(Collected data entries)
◇ ◇ ◇ ◇
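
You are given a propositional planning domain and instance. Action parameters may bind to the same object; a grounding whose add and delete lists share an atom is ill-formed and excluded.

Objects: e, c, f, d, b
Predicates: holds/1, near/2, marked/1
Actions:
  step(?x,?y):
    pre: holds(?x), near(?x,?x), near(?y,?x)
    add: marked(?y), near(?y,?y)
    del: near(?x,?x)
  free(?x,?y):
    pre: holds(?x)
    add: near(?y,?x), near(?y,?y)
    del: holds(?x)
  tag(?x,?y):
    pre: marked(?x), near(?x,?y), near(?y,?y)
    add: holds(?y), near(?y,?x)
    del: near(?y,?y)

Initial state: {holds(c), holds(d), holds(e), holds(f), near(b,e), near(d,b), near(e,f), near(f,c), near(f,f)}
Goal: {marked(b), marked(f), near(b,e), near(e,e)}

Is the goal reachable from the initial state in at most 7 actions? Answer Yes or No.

1. step(f,e)  →  {holds(c), holds(d), holds(e), holds(f), marked(e), near(b,e), near(d,b), near(e,e), near(e,f), near(f,c)}
2. step(e,b)  →  {holds(c), holds(d), holds(e), holds(f), marked(b), marked(e), near(b,b), near(b,e), near(d,b), near(e,f), near(f,c)}
3. free(e,e)  →  {holds(c), holds(d), holds(f), marked(b), marked(e), near(b,b), near(b,e), near(d,b), near(e,e), near(e,f), near(f,c)}
4. free(f,c)  →  {holds(c), holds(d), marked(b), marked(e), near(b,b), near(b,e), near(c,c), near(c,f), near(d,b), near(e,e), near(e,f), near(f,c)}
5. step(c,f)  →  {holds(c), holds(d), marked(b), marked(e), marked(f), near(b,b), near(b,e), near(c,f), near(d,b), near(e,e), near(e,f), near(f,c), near(f,f)}
optimal plan length = 5; 5 ≤ 7

Yes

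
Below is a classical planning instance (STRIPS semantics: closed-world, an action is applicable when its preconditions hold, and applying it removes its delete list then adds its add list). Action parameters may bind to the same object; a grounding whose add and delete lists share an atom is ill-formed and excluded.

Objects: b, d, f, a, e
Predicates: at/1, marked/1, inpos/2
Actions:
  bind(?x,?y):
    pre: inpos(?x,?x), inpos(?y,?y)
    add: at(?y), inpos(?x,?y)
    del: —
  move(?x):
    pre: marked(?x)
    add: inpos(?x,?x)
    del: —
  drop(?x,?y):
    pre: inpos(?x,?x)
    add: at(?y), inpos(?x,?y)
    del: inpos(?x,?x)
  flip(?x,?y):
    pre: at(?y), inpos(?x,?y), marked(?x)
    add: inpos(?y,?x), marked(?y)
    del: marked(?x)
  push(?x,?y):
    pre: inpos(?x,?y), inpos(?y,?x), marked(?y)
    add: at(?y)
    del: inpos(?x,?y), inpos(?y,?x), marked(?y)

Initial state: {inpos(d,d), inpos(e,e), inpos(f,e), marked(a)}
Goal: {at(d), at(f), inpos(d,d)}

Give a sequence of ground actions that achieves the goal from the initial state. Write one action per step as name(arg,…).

bind(d,d); drop(e,f)

1. bind(d,d)  →  {at(d), inpos(d,d), inpos(e,e), inpos(f,e), marked(a)}
2. drop(e,f)  →  {at(d), at(f), inpos(d,d), inpos(e,f), inpos(f,e), marked(a)}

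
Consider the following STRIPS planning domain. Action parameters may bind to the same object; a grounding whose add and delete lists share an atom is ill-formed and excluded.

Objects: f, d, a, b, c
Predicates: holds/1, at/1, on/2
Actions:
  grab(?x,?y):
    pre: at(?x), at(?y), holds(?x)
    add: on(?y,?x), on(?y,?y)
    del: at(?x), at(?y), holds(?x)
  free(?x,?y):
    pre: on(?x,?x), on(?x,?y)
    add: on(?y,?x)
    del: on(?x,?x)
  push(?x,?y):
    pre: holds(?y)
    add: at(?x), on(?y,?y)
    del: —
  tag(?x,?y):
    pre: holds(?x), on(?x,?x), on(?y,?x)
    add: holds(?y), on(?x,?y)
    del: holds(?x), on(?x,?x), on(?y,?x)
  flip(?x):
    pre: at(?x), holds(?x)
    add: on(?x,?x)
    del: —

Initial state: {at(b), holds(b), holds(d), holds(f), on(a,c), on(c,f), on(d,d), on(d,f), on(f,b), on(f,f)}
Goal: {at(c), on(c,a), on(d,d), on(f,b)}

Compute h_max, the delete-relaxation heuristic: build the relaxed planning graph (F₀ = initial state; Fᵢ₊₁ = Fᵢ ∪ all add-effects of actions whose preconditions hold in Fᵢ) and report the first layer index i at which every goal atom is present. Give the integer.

3

F0 = init (10 atoms)
F1 = F0 ∪ {at(a), at(c), at(d), at(f), holds(c), on(b,b), on(b,f), on(f,c), on(f,d)}  (19 atoms)
F2 = F1 ∪ {on(a,a), on(a,b), on(a,d), on(a,f), on(b,c), on(b,d), on(c,b), on(c,c), on(c,d), on(d,b), on(d,c)}  (30 atoms)
F3 = F2 ∪ {holds(a), on(b,a), on(c,a), on(d,a), on(f,a)}  (35 atoms)
goal ⊆ F3  ⇒  h_max = 3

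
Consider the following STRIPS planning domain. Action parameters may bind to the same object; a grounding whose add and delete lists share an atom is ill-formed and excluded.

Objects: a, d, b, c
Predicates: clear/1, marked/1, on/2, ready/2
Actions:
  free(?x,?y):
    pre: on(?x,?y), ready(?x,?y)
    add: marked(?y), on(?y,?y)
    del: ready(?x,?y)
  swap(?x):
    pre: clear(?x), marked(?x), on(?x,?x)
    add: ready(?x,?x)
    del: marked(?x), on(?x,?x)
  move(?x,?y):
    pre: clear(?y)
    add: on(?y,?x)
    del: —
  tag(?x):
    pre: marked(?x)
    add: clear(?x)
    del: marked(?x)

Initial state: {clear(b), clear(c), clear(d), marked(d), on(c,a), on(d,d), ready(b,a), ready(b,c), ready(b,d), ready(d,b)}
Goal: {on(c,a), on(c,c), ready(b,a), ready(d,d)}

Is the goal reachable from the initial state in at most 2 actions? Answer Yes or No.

1. swap(d)  →  {clear(b), clear(c), clear(d), on(c,a), ready(b,a), ready(b,c), ready(b,d), ready(d,b), ready(d,d)}
2. move(c,c)  →  {clear(b), clear(c), clear(d), on(c,a), on(c,c), ready(b,a), ready(b,c), ready(b,d), ready(d,b), ready(d,d)}
optimal plan length = 2; 2 ≤ 2

Yes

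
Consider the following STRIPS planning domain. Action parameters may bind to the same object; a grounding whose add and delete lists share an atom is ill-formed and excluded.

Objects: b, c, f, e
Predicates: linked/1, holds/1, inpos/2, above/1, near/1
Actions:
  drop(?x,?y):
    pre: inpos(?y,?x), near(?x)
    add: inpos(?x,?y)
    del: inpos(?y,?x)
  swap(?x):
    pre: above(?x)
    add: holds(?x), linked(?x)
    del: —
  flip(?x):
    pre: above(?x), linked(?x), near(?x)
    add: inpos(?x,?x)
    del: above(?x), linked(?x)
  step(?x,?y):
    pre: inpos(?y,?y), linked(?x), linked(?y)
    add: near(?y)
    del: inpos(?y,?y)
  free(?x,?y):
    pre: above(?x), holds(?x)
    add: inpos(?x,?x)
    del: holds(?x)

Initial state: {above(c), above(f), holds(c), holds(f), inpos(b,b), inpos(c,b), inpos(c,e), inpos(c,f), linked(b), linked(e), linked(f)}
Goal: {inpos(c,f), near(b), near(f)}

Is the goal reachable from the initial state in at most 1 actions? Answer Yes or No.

No

1. step(b,b)  →  {above(c), above(f), holds(c), holds(f), inpos(c,b), inpos(c,e), inpos(c,f), linked(b), linked(e), linked(f), near(b)}
2. free(f,b)  →  {above(c), above(f), holds(c), inpos(c,b), inpos(c,e), inpos(c,f), inpos(f,f), linked(b), linked(e), linked(f), near(b)}
3. step(b,f)  →  {above(c), above(f), holds(c), inpos(c,b), inpos(c,e), inpos(c,f), linked(b), linked(e), linked(f), near(b), near(f)}
optimal plan length = 3; 3 > 1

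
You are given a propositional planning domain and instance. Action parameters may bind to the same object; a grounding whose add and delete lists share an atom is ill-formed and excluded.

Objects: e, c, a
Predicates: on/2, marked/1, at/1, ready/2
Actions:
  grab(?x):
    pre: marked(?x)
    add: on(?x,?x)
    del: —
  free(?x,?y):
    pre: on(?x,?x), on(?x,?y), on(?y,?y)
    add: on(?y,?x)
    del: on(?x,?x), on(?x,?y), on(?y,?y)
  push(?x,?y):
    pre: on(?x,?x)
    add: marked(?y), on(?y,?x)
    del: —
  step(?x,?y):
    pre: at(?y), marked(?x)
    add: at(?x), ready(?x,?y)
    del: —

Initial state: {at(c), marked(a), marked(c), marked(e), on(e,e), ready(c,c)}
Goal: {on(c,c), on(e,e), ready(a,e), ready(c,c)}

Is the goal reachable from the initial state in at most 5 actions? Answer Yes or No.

Yes

1. grab(c)  →  {at(c), marked(a), marked(c), marked(e), on(c,c), on(e,e), ready(c,c)}
2. step(e,c)  →  {at(c), at(e), marked(a), marked(c), marked(e), on(c,c), on(e,e), ready(c,c), ready(e,c)}
3. step(a,e)  →  {at(a), at(c), at(e), marked(a), marked(c), marked(e), on(c,c), on(e,e), ready(a,e), ready(c,c), ready(e,c)}
optimal plan length = 3; 3 ≤ 5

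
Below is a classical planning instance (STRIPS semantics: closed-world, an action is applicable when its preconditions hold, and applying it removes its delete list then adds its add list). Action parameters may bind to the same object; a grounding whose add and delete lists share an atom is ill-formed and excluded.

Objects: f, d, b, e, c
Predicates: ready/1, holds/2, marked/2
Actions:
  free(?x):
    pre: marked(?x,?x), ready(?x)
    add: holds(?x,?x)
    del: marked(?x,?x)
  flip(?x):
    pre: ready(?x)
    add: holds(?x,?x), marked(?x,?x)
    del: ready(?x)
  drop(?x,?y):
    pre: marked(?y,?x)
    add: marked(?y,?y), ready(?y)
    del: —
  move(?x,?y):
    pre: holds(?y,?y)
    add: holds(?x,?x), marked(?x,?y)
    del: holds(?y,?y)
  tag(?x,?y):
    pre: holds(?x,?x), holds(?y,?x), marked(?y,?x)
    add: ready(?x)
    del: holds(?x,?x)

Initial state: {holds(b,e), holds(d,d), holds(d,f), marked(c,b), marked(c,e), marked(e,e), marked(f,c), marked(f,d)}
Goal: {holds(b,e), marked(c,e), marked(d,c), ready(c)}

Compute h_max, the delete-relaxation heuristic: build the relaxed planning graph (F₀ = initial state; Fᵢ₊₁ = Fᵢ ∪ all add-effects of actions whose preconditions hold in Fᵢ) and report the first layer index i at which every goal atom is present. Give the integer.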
◇ ◇ ◇ ◇
## Your task
Gather each line in these records that contains the string "Predicates".

## Task response
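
Predicates: holds/1, near/2, marked/1
Predicates: at/1, marked/1, inpos/2
Predicates: holds/1, at/1, on/2
Predicates: clear/1, marked/1, on/2, ready/2
Predicates: linked/1, holds/1, inpos/2, above/1, near/1
Predicates: on/2, marked/1, at/1, ready/2
Predicates: ready/1, holds/2, marked/2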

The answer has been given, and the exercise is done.